#### Work required:
Pull each line holding "regs" out of the entries below.

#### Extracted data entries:
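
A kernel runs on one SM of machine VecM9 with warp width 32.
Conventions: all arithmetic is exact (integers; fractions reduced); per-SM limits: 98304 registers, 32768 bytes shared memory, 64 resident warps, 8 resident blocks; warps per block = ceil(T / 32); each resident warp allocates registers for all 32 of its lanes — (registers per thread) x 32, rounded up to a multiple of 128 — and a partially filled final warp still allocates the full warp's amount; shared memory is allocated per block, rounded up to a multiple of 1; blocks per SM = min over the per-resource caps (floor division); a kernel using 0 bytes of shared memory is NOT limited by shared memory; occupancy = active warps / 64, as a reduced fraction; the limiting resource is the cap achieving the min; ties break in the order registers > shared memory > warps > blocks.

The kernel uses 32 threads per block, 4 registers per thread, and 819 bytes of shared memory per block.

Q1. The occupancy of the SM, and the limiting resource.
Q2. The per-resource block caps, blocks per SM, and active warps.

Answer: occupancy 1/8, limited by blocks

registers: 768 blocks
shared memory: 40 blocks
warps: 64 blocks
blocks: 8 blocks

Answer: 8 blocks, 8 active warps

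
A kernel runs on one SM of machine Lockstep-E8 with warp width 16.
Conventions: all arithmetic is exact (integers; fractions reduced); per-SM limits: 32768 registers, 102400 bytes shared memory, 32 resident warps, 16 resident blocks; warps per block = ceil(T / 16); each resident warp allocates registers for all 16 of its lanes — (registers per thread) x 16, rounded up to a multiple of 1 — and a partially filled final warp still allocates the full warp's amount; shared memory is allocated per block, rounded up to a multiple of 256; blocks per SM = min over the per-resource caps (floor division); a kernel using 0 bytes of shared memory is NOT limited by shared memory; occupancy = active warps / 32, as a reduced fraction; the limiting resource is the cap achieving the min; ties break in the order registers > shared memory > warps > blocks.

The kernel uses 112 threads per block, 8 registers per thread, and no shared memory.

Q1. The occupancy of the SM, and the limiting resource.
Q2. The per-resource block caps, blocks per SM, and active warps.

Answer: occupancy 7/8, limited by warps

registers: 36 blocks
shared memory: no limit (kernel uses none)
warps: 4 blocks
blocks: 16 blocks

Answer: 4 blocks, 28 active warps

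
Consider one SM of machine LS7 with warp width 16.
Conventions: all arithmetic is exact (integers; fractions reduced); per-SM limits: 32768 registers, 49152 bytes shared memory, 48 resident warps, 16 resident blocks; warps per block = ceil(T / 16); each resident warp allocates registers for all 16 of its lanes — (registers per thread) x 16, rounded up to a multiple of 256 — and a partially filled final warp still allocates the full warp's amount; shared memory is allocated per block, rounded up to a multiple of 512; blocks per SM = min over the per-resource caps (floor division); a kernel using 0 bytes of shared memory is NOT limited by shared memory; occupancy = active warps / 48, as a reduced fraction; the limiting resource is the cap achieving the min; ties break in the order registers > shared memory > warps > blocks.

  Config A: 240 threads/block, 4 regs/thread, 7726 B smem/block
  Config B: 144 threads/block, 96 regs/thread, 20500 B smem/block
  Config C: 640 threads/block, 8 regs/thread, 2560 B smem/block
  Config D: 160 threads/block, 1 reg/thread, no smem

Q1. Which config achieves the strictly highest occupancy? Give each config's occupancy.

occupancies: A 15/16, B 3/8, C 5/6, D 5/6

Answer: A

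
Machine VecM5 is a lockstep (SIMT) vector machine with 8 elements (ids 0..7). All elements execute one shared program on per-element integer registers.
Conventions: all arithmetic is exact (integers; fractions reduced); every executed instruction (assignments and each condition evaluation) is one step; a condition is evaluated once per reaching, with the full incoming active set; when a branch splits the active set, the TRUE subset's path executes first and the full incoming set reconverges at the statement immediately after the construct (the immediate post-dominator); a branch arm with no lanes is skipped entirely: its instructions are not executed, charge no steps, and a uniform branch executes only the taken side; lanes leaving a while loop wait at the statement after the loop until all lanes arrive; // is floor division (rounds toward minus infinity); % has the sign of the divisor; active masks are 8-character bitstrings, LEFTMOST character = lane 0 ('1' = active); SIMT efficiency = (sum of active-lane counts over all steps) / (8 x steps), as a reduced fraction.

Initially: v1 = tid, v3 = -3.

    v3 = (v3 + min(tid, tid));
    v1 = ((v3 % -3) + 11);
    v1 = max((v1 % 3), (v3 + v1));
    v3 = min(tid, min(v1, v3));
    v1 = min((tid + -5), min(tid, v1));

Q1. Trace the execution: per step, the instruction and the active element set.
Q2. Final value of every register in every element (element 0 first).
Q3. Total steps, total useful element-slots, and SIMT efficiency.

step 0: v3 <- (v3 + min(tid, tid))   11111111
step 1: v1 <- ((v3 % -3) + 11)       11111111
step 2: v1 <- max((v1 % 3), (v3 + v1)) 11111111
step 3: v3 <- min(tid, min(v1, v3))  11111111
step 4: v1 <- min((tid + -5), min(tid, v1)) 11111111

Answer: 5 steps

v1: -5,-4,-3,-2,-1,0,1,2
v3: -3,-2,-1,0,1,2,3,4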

#### Exercise result:
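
  Config A: 240 threads/block, 4 regs/thread, 7726 B smem/block
  Config B: 144 threads/block, 96 regs/thread, 20500 B smem/block
  Config C: 640 threads/block, 8 regs/thread, 2560 B smem/block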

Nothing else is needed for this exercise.